• WHAT IS BEING ASKED
Go through the following data and transcribe exactly the stretch of lines from the one holding "Find the measure of ∠VNY in degrees." to the one holding "Let C, D, H, L, Z", both included.

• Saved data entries
· · · · ·

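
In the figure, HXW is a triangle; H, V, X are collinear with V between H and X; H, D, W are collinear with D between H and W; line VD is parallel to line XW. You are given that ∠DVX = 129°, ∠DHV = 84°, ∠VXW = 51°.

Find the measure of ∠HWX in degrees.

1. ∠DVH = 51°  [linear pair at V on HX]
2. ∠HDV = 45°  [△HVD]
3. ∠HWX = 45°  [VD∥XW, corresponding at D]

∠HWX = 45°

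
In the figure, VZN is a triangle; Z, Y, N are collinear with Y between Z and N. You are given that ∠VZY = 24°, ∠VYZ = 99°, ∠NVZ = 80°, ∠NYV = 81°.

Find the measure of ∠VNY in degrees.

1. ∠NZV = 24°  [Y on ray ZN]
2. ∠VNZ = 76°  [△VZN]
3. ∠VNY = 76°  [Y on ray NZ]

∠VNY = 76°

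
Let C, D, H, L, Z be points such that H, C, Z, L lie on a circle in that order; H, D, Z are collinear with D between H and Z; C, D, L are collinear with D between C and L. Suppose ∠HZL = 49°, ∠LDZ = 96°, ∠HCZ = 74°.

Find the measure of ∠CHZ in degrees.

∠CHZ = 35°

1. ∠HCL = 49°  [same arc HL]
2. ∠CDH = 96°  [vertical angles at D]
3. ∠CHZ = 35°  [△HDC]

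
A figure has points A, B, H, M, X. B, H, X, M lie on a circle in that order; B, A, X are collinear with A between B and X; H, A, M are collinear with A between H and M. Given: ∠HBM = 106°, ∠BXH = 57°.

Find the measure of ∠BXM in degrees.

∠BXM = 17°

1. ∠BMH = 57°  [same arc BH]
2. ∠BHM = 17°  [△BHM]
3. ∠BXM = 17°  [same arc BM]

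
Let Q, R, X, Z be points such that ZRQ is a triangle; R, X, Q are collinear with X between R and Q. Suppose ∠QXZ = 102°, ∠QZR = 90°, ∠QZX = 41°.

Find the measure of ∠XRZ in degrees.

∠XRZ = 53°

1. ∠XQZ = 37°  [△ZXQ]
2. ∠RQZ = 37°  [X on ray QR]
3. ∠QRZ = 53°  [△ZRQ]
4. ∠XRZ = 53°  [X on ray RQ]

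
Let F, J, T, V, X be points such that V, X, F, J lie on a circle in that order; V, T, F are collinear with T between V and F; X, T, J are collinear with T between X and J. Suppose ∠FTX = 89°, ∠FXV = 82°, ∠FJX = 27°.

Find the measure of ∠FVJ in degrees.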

· · · · ·

• FINISHED TASK
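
Find the measure of ∠VNY in degrees.

1. ∠NZV = 24°  [Y on ray ZN]
2. ∠VNZ = 76°  [△VZN]
3. ∠VNY = 76°  [Y on ray NZ]

∠VNY = 76°

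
Let C, D, H, L, Z be points such that H, C, Z, L lie on a circle in that order; H, D, Z are collinear with D between H and Z; C, D, L are collinear with D between C and L. Suppose ∠HZL = 49°, ∠LDZ = 96°, ∠HCZ = 74°.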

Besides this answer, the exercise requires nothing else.